(RECORDS TO USE begins)

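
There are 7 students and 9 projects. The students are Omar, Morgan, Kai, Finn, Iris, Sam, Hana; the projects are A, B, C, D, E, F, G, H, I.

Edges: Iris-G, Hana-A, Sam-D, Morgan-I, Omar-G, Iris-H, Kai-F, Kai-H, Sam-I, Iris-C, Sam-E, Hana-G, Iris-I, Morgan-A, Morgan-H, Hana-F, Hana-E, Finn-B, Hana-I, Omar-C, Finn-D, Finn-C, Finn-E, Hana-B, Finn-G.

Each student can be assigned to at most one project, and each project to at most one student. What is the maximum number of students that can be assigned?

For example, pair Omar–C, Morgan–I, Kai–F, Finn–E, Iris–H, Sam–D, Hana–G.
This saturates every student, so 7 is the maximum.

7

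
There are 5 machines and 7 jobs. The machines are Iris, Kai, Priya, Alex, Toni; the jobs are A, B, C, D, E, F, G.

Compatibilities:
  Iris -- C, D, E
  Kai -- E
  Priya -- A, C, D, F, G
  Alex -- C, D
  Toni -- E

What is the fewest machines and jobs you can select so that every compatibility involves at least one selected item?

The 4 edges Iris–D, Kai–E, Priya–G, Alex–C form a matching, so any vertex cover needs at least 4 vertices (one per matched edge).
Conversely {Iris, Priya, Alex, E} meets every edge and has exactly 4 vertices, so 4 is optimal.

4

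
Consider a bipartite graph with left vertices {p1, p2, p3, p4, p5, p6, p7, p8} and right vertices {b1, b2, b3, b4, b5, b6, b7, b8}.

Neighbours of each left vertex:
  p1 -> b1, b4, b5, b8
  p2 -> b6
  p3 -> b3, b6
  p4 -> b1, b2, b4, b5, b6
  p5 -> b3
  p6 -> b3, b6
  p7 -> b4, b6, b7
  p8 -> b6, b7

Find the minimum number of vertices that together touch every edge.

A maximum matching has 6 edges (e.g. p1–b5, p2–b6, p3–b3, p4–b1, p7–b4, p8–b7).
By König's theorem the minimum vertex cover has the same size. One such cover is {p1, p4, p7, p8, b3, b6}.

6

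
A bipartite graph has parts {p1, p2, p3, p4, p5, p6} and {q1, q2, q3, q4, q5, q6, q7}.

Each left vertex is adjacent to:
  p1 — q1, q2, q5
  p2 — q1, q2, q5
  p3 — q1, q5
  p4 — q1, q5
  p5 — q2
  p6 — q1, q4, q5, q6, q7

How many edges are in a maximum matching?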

(RECORDS TO USE ends)

■ ACTIVITY:
Only lines with the string "bipartite" are wanted; please find each one in the listing and copy it.

■ RESULT:
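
Consider a bipartite graph with left vertices {p1, p2, p3, p4, p5, p6, p7, p8} and right vertices {b1, b2, b3, b4, b5, b6, b7, b8}.
A bipartite graph has parts {p1, p2, p3, p4, p5, p6} and {q1, q2, q3, q4, q5, q6, q7}.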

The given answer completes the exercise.